ENTRIES SUPPLIED:

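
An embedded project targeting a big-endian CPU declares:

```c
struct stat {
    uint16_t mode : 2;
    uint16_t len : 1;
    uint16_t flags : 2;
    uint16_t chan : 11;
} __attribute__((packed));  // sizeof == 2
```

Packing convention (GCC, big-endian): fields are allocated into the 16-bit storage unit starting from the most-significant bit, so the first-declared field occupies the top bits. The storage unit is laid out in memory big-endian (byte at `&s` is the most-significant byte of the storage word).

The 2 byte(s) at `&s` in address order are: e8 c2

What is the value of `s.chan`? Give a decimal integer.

194

[0]=0xe8 [1]=0xc2 (big-endian) → word 0xe8c2
mode [14+:2] = (word>>14) & 0x3 = 3
len [13+:1] = (word>>13) & 0x1 = 1
flags [11+:2] = (word>>11) & 0x3 = 1
chan [0+:11] = (word>>0) & 0x7ff = 194  ←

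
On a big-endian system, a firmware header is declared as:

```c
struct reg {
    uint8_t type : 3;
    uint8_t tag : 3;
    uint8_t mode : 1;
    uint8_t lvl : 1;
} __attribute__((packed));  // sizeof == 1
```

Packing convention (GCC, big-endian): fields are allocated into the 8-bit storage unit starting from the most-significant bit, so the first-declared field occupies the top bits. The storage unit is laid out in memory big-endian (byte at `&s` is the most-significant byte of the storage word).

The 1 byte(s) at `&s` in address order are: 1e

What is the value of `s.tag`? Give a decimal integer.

7

[0]=0x1e (big-endian) → word 0x1e
type [5+:3] = (word>>5) & 0x7 = 0
tag [2+:3] = (word>>2) & 0x7 = 7  ←
mode [1+:1] = (word>>1) & 0x1 = 1
lvl [0+:1] = (word>>0) & 0x1 = 0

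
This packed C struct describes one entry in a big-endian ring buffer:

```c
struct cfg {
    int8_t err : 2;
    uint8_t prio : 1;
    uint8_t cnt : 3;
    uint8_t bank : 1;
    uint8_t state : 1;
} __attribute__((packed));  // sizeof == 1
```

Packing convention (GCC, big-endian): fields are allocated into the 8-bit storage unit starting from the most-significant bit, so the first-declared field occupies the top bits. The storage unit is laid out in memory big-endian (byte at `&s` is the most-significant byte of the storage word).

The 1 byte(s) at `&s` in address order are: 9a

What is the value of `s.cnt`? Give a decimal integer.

6

[0]=0x9a (big-endian) → word 0x9a
err:2 @ bit 6 → (0x9a>>6)&0x3 = 0x2
prio:1 @ bit 5 → (0x9a>>5)&0x1 = 0x0
cnt:3 @ bit 2 → (0x9a>>2)&0x7 = 0x6  ←
bank:1 @ bit 1 → (0x9a>>1)&0x1 = 0x1
state:1 @ bit 0 → (0x9a>>0)&0x1 = 0x0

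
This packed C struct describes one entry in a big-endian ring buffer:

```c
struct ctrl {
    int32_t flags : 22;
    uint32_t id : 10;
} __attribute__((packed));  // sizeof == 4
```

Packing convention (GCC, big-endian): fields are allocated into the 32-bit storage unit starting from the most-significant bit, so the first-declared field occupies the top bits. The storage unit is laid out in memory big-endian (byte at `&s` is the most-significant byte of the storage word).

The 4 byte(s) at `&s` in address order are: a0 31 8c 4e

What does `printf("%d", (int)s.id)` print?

78

[0]=0xa0 [1]=0x31 [2]=0x8c [3]=0x4e (big-endian) → word 0xa0318c4e
flags [10+:22] = (word>>10) & 0x3fffff = 2624611
id [0+:10] = (word>>0) & 0x3ff = 78  ←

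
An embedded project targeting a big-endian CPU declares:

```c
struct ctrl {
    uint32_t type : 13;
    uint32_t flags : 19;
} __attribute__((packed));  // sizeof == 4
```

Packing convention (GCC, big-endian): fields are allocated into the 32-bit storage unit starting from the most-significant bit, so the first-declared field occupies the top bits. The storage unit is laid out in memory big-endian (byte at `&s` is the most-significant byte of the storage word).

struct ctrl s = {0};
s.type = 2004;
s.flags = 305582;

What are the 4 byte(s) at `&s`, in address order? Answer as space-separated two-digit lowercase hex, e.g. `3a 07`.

type (13b) val=2004 bits=0x7d4 at bit 19: 0x3ea00000
flags (19b) val=305582 bits=0x4a9ae at bit 0: 0x3ea4a9ae
word = 0x3ea4a9ae → big-endian bytes:
  [0]=0x3e  [1]=0xa4  [2]=0xa9  [3]=0xae

3e a4 a9 ae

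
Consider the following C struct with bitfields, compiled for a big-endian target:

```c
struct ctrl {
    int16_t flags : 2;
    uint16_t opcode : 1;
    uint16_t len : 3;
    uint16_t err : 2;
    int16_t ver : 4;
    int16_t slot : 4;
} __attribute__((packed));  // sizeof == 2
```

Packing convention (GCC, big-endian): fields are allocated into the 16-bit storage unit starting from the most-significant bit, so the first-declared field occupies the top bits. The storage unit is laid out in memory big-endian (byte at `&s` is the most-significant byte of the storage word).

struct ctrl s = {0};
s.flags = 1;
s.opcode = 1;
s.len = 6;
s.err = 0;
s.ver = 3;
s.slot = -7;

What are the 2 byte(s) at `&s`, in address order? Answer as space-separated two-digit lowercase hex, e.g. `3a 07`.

78 39

[14+:2] flags=1 & 0x3 = 0x1; word=0x4000
[13+:1] opcode=1 & 0x1 = 0x1; word=0x6000
[10+:3] len=6 & 0x7 = 0x6; word=0x7800
[8+:2] err=0 & 0x3 = 0x0; word=0x7800
[4+:4] ver=3 & 0xf = 0x3; word=0x7830
[0+:4] slot=-7 & 0xf = 0x9; word=0x7839
word = 0x7839 → big-endian bytes:
  [0]=0x78  [1]=0x39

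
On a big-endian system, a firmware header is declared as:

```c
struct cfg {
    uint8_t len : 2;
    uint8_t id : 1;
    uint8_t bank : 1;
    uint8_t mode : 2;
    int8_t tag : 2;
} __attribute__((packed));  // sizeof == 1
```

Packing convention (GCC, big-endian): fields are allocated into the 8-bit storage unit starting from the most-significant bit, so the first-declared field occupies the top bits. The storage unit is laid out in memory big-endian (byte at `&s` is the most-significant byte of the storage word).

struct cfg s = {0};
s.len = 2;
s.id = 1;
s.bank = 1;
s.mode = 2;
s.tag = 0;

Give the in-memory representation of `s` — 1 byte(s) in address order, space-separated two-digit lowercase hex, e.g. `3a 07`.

b8

len:2 = 2 → 0x2 << 6 → word 0x80
id:1 = 1 → 0x1 << 5 → word 0xa0
bank:1 = 1 → 0x1 << 4 → word 0xb0
mode:2 = 2 → 0x2 << 2 → word 0xb8
tag:2 = 0 → 0x0 << 0 → word 0xb8
word = 0xb8 → big-endian bytes:
  [0]=0xb8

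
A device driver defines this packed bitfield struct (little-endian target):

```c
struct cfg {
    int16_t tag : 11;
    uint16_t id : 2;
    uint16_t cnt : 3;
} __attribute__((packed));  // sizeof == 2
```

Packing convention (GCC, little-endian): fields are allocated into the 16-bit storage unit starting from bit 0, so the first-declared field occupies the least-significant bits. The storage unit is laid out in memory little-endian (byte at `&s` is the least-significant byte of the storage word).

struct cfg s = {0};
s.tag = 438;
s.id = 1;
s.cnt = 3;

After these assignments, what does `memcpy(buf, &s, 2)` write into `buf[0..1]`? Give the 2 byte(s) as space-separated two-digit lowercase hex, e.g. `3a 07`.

b6 69

[0+:11] tag=438 & 0x7ff = 0x1b6; word=0x01b6
[11+:2] id=1 & 0x3 = 0x1; word=0x09b6
[13+:3] cnt=3 & 0x7 = 0x3; word=0x69b6
word = 0x69b6 → little-endian bytes:
  [0]=0xb6  [1]=0x69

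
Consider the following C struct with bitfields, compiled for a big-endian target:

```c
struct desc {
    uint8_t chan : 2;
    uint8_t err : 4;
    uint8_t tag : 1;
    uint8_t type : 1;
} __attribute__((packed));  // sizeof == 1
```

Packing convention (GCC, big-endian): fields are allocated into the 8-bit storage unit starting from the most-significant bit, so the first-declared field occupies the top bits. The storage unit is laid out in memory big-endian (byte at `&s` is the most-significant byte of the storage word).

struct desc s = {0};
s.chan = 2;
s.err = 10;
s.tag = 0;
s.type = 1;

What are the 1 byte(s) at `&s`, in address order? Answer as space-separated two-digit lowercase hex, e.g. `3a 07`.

a9

chan (2b) val=2 bits=0x2 at bit 6: 0x80
err (4b) val=10 bits=0xa at bit 2: 0xa8
tag (1b) val=0 bits=0x0 at bit 1: 0xa8
type (1b) val=1 bits=0x1 at bit 0: 0xa9
word = 0xa9 → big-endian bytes:
  [0]=0xa9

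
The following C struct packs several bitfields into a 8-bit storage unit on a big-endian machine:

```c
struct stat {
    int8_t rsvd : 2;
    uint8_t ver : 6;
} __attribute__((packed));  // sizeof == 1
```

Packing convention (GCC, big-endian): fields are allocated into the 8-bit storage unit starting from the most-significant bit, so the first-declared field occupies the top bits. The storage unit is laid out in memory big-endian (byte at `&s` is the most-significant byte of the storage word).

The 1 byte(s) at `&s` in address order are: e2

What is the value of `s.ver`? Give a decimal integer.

[0]=0xe2 (big-endian) → word 0xe2
rsvd [6+:2] = (word>>6) & 0x3 = 3
ver [0+:6] = (word>>0) & 0x3f = 34  ←

34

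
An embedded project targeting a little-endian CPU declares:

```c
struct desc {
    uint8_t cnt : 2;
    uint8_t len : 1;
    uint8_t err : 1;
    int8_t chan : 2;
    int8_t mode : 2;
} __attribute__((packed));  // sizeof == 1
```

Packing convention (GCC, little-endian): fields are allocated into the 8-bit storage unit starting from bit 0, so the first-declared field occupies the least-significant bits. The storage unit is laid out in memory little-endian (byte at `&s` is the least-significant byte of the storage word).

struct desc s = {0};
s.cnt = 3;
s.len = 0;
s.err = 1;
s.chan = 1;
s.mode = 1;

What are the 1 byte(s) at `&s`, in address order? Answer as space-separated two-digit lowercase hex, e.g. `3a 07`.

5b

[0+:2] cnt=3 & 0x3 = 0x3; word=0x03
[2+:1] len=0 & 0x1 = 0x0; word=0x03
[3+:1] err=1 & 0x1 = 0x1; word=0x0b
[4+:2] chan=1 & 0x3 = 0x1; word=0x1b
[6+:2] mode=1 & 0x3 = 0x1; word=0x5b
word = 0x5b → little-endian bytes:
  [0]=0x5b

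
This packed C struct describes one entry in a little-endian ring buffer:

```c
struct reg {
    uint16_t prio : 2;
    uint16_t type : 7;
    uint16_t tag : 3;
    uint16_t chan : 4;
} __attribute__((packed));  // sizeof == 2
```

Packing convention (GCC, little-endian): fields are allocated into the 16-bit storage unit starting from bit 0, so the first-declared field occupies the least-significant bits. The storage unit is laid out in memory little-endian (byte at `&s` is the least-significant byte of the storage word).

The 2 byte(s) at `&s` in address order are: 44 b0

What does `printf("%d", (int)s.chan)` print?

11

[0]=0x44 [1]=0xb0 (little-endian) → word 0xb044
prio [0+:2] = (word>>0) & 0x3 = 0
type [2+:7] = (word>>2) & 0x7f = 17
tag [9+:3] = (word>>9) & 0x7 = 0
chan [12+:4] = (word>>12) & 0xf = 11  ←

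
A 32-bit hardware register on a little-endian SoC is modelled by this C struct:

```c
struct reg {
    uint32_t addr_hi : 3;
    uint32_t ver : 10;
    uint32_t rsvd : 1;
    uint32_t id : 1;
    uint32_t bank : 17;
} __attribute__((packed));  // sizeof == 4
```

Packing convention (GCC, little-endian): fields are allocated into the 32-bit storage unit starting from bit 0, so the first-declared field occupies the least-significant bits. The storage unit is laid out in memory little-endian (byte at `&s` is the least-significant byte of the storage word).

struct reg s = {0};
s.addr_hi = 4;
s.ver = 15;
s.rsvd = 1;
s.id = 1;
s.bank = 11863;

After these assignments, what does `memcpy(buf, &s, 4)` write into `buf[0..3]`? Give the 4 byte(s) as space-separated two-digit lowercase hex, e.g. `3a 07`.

7c e0 2b 17

addr_hi (3b) val=4 bits=0x4 at bit 0: 0x00000004
ver (10b) val=15 bits=0xf at bit 3: 0x0000007c
rsvd (1b) val=1 bits=0x1 at bit 13: 0x0000207c
id (1b) val=1 bits=0x1 at bit 14: 0x0000607c
bank (17b) val=11863 bits=0x2e57 at bit 15: 0x172be07c
word = 0x172be07c → little-endian bytes:
  [0]=0x7c  [1]=0xe0  [2]=0x2b  [3]=0x17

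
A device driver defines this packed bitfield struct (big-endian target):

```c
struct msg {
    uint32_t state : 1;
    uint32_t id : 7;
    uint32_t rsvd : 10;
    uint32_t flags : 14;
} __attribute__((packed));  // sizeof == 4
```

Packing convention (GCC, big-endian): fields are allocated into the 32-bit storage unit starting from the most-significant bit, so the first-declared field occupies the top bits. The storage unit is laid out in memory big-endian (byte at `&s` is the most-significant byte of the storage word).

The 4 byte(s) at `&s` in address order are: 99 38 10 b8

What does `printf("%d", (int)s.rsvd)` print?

[0]=0x99 [1]=0x38 [2]=0x10 [3]=0xb8 (big-endian) → word 0x993810b8
state [31+:1] = (word>>31) & 0x1 = 1
id [24+:7] = (word>>24) & 0x7f = 25
rsvd [14+:10] = (word>>14) & 0x3ff = 224  ←
flags [0+:14] = (word>>0) & 0x3fff = 4280

224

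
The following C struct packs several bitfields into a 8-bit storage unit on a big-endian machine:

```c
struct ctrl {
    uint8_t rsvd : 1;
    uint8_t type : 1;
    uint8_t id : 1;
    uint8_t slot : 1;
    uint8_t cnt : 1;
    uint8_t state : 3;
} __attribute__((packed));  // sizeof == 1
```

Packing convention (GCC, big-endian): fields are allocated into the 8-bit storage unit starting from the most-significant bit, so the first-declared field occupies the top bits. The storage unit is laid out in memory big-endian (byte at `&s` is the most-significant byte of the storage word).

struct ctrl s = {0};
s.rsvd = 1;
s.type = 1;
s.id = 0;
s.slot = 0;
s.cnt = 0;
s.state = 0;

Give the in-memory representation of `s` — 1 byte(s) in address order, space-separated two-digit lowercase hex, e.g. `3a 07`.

[7+:1] rsvd=1 & 0x1 = 0x1; word=0x80
[6+:1] type=1 & 0x1 = 0x1; word=0xc0
[5+:1] id=0 & 0x1 = 0x0; word=0xc0
[4+:1] slot=0 & 0x1 = 0x0; word=0xc0
[3+:1] cnt=0 & 0x1 = 0x0; word=0xc0
[0+:3] state=0 & 0x7 = 0x0; word=0xc0
word = 0xc0 → big-endian bytes:
  [0]=0xc0

c0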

INSTRUCTIONS FOR THE TASK: All lines in the listing above between the line with "2 byte(s) as" and the line with "s.err = 10;", inclusive, should be set down exactly, and no line outside that range.

TASK RESULT:
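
After these assignments, what does `memcpy(buf, &s, 2)` write into `buf[0..1]`? Give the 2 byte(s) as space-separated two-digit lowercase hex, e.g. `3a 07`.

b6 69

[0+:11] tag=438 & 0x7ff = 0x1b6; word=0x01b6
[11+:2] id=1 & 0x3 = 0x1; word=0x09b6
[13+:3] cnt=3 & 0x7 = 0x3; word=0x69b6
word = 0x69b6 → little-endian bytes:
  [0]=0xb6  [1]=0x69

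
Consider the following C struct with bitfields, compiled for a big-endian target:

```c
struct desc {
    uint8_t chan : 2;
    uint8_t err : 4;
    uint8_t tag : 1;
    uint8_t type : 1;
} __attribute__((packed));  // sizeof == 1
```

Packing convention (GCC, big-endian): fields are allocated into the 8-bit storage unit starting from the most-significant bit, so the first-declared field occupies the top bits. The storage unit is laid out in memory big-endian (byte at `&s` is the most-significant byte of the storage word).

struct desc s = {0};
s.chan = 2;
s.err = 10;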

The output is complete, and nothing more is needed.